## Task directions:
A complete, exact copy of the data is the required answer.

START Input material

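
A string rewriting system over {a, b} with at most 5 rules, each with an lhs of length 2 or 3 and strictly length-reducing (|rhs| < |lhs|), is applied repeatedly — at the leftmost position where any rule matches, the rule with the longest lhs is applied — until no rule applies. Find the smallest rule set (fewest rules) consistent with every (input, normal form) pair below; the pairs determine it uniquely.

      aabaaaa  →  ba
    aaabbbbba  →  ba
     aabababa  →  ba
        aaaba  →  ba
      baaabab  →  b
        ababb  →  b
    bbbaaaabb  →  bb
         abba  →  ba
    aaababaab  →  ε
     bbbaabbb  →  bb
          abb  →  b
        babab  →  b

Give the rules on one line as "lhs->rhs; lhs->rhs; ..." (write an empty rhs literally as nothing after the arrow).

aa->b; ab->; baa->a; bba->ba

  | aabaaaa => bbaaaa => baaaa => aaa => ba
  | aaabbbbba => babbbbba => bbbbba => bbbba => bbba => bba => ba
  | aabababa => bbababa => bababa => baba => ba
  | aaaba => baba => ba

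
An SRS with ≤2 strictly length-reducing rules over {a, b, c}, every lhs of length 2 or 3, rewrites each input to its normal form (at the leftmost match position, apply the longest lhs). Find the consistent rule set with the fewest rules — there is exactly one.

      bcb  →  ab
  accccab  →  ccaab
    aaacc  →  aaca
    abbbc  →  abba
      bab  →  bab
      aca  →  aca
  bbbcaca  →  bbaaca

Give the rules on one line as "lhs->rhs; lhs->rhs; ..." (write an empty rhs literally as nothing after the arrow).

acc->ca; bc->a

  | bcb => ab
  | accccab => caccab => ccaab
  | aaacc => aaca
  | abbbc => abba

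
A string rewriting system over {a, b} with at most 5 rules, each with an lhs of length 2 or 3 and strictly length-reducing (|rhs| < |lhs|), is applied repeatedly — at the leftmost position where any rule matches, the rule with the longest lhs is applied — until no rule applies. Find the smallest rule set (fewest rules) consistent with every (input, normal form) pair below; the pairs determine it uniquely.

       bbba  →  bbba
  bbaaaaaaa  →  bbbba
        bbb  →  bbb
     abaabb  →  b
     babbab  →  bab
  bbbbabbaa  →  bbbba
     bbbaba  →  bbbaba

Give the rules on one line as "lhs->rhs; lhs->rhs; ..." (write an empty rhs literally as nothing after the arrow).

  | bbba
  | bbaaaaaaa => bbbaaaa => bbbba
  | bbb
  | abaabb => abbb => b

aa->a; aaa->b; aab->b; abb->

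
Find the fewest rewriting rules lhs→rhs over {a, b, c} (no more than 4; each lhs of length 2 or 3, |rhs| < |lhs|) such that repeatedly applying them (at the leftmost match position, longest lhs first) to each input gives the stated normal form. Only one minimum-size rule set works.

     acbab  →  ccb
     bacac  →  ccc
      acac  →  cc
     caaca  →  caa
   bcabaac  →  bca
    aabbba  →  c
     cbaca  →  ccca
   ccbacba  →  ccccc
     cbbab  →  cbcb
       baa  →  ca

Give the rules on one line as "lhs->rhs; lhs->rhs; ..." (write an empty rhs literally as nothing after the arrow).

aac->a; ab->; ac->c; ba->c

  | acbab => cbab => ccb
  | bacac => ccac => ccc
  | acac => cac => cc
  | caaca => caa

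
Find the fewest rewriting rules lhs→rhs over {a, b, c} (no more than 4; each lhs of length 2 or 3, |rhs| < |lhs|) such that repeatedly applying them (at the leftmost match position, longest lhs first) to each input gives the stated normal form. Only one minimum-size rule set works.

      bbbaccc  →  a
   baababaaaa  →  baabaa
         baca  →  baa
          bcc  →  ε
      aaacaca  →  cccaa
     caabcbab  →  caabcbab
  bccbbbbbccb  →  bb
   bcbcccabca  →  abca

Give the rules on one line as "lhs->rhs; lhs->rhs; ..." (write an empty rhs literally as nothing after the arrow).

  | bbbaccc => accc => acc => ac => a
  | baababaaaa => baababcca => baabaa
  | baca => baa
  | bcc => ε

aaa->cc; ac->a; bbb->; bcc->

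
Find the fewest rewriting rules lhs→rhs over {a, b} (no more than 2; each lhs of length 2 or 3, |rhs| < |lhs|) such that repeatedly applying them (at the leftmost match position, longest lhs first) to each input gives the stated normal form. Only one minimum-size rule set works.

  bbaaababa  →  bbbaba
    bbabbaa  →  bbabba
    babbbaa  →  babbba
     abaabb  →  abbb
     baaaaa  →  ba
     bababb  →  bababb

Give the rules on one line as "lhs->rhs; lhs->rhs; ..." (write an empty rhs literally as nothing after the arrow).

aa->a; aab->b

  | bbaaababa => bbaababa => bbbaba
  | bbabbaa => bbabba
  | babbbaa => babbba
  | abaabb => abbb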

END Input material

## Exercise output:
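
A string rewriting system over {a, b} with at most 5 rules, each with an lhs of length 2 or 3 and strictly length-reducing (|rhs| < |lhs|), is applied repeatedly — at the leftmost position where any rule matches, the rule with the longest lhs is applied — until no rule applies. Find the smallest rule set (fewest rules) consistent with every (input, normal form) pair below; the pairs determine it uniquely.

      aabaaaa  →  ba
    aaabbbbba  →  ba
     aabababa  →  ba
        aaaba  →  ba
      baaabab  →  b
        ababb  →  b
    bbbaaaabb  →  bb
         abba  →  ba
    aaababaab  →  ε
     bbbaabbb  →  bb
          abb  →  b
        babab  →  b

Give the rules on one line as "lhs->rhs; lhs->rhs; ..." (write an empty rhs literally as nothing after the arrow).

aa->b; ab->; baa->a; bba->ba

  | aabaaaa => bbaaaa => baaaa => aaa => ba
  | aaabbbbba => babbbbba => bbbbba => bbbba => bbba => bba => ba
  | aabababa => bbababa => bababa => baba => ba
  | aaaba => baba => ba

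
An SRS with ≤2 strictly length-reducing rules over {a, b, c}, every lhs of length 2 or 3, rewrites each input to its normal form (at the leftmost match position, apply the longest lhs). Find the consistent rule set with the fewest rules — there is exactly one.

      bcb  →  ab
  accccab  →  ccaab
    aaacc  →  aaca
    abbbc  →  abba
      bab  →  bab
      aca  →  aca
  bbbcaca  →  bbaaca

Give the rules on one line as "lhs->rhs; lhs->rhs; ..." (write an empty rhs literally as nothing after the arrow).

acc->ca; bc->a

  | bcb => ab
  | accccab => caccab => ccaab
  | aaacc => aaca
  | abbbc => abba

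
A string rewriting system over {a, b} with at most 5 rules, each with an lhs of length 2 or 3 and strictly length-reducing (|rhs| < |lhs|), is applied repeatedly — at the leftmost position where any rule matches, the rule with the longest lhs is applied — until no rule applies. Find the smallest rule set (fewest rules) consistent with every (input, normal form) pair below; the pairs determine it uniquely.

       bbba  →  bbba
  bbaaaaaaa  →  bbbba
        bbb  →  bbb
     abaabb  →  b
     babbab  →  bab
  bbbbabbaa  →  bbbba
     bbbaba  →  bbbaba

Give the rules on one line as "lhs->rhs; lhs->rhs; ..." (write an empty rhs literally as nothing after the arrow).

  | bbba
  | bbaaaaaaa => bbbaaaa => bbbba
  | bbb
  | abaabb => abbb => b

aa->a; aaa->b; aab->b; abb->

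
Find the fewest rewriting rules lhs→rhs over {a, b, c} (no more than 4; each lhs of length 2 or 3, |rhs| < |lhs|) such that repeatedly applying them (at the leftmost match position, longest lhs first) to each input gives the stated normal form. Only one minimum-size rule set works.

     acbab  →  ccb
     bacac  →  ccc
      acac  →  cc
     caaca  →  caa
   bcabaac  →  bca
    aabbba  →  c
     cbaca  →  ccca
   ccbacba  →  ccccc
     cbbab  →  cbcb
       baa  →  ca

Give the rules on one line as "lhs->rhs; lhs->rhs; ..." (write an empty rhs literally as nothing after the arrow).

aac->a; ab->; ac->c; ba->c

  | acbab => cbab => ccb
  | bacac => ccac => ccc
  | acac => cac => cc
  | caaca => caa

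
Find the fewest rewriting rules lhs→rhs over {a, b, c} (no more than 4; each lhs of length 2 or 3, |rhs| < |lhs|) such that repeatedly applying them (at the leftmost match position, longest lhs first) to each input gives the stated normal form. Only one minimum-size rule set works.

      bbbaccc  →  a
   baababaaaa  →  baabaa
         baca  →  baa
          bcc  →  ε
      aaacaca  →  cccaa
     caabcbab  →  caabcbab
  bccbbbbbccb  →  bb
   bcbcccabca  →  abca

Give the rules on one line as "lhs->rhs; lhs->rhs; ..." (write an empty rhs literally as nothing after the arrow).

  | bbbaccc => accc => acc => ac => a
  | baababaaaa => baababcca => baabaa
  | baca => baa
  | bcc => ε

aaa->cc; ac->a; bbb->; bcc->

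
Find the fewest rewriting rules lhs→rhs over {a, b} (no more than 2; each lhs of length 2 or 3, |rhs| < |lhs|) such that repeatedly applying them (at the leftmost match position, longest lhs first) to each input gives the stated normal form. Only one minimum-size rule set works.

  bbaaababa  →  bbbaba
    bbabbaa  →  bbabba
    babbbaa  →  babbba
     abaabb  →  abbb
     baaaaa  →  ba
     bababb  →  bababb

Give the rules on one line as "lhs->rhs; lhs->rhs; ..." (write an empty rhs literally as nothing after the arrow).

aa->a; aab->b

  | bbaaababa => bbaababa => bbbaba
  | bbabbaa => bbabba
  | babbbaa => babbba
  | abaabb => abbb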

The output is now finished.